Stored data entries:
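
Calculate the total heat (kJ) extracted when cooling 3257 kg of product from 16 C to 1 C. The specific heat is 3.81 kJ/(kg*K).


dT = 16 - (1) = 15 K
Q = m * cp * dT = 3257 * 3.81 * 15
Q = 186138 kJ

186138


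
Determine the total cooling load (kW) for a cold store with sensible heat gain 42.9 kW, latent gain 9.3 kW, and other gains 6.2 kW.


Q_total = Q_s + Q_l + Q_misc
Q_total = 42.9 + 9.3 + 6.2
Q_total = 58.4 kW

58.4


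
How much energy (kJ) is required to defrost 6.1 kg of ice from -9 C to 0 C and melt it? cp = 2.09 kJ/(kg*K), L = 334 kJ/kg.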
...
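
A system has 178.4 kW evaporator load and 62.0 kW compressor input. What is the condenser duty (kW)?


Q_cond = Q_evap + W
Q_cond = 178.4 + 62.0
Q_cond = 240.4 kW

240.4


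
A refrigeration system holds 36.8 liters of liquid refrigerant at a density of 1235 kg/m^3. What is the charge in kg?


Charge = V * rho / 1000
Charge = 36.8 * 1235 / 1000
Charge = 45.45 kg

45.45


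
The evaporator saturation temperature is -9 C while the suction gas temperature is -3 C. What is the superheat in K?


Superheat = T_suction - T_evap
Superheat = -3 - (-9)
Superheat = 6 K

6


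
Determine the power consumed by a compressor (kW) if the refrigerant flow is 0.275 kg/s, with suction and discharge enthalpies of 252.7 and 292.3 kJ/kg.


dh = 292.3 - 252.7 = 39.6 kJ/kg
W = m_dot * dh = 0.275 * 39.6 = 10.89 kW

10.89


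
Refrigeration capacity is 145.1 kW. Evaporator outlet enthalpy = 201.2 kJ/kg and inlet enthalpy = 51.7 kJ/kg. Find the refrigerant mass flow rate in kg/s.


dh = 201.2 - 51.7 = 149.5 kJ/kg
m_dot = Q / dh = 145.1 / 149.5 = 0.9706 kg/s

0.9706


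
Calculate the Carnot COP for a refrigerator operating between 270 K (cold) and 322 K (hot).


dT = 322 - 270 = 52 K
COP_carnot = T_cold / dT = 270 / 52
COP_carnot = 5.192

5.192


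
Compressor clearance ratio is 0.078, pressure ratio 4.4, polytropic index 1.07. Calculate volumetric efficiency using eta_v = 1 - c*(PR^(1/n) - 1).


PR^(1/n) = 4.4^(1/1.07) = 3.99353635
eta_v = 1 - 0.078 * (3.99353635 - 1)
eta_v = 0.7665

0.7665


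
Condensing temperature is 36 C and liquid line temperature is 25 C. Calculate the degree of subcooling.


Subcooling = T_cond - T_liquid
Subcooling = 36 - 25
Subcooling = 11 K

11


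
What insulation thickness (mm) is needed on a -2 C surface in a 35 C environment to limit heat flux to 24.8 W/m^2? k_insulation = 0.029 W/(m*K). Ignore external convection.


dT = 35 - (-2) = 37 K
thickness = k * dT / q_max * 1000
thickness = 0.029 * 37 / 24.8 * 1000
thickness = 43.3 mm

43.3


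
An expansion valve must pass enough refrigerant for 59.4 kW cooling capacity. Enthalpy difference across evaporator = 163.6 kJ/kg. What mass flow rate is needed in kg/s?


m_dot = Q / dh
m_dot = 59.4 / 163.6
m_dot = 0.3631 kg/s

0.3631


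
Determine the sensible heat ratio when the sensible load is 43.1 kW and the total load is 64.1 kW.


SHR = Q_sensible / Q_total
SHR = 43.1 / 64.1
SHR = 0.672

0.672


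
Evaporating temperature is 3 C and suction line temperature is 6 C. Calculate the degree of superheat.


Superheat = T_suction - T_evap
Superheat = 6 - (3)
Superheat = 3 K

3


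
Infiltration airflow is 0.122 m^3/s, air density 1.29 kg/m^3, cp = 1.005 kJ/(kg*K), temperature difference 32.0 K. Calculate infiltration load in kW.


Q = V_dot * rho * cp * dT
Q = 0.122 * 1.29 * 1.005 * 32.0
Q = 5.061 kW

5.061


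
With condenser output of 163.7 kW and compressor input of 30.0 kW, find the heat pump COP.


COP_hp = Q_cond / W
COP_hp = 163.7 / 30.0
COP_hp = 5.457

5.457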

EXERCISE OBJECTIVE:
Repeat word for word the lines above that run from the line containing "Calculate the total" through the line containing "How much energy", both ends included, and nothing else.

WORKED SOLUTION:
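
Calculate the total heat (kJ) extracted when cooling 3257 kg of product from 16 C to 1 C. The specific heat is 3.81 kJ/(kg*K).


dT = 16 - (1) = 15 K
Q = m * cp * dT = 3257 * 3.81 * 15
Q = 186138 kJ

186138


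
Determine the total cooling load (kW) for a cold store with sensible heat gain 42.9 kW, latent gain 9.3 kW, and other gains 6.2 kW.


Q_total = Q_s + Q_l + Q_misc
Q_total = 42.9 + 9.3 + 6.2
Q_total = 58.4 kW

58.4


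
How much energy (kJ) is required to defrost 6.1 kg of ice from -9 C to 0 C and melt it? cp = 2.09 kJ/(kg*K), L = 334 kJ/kg.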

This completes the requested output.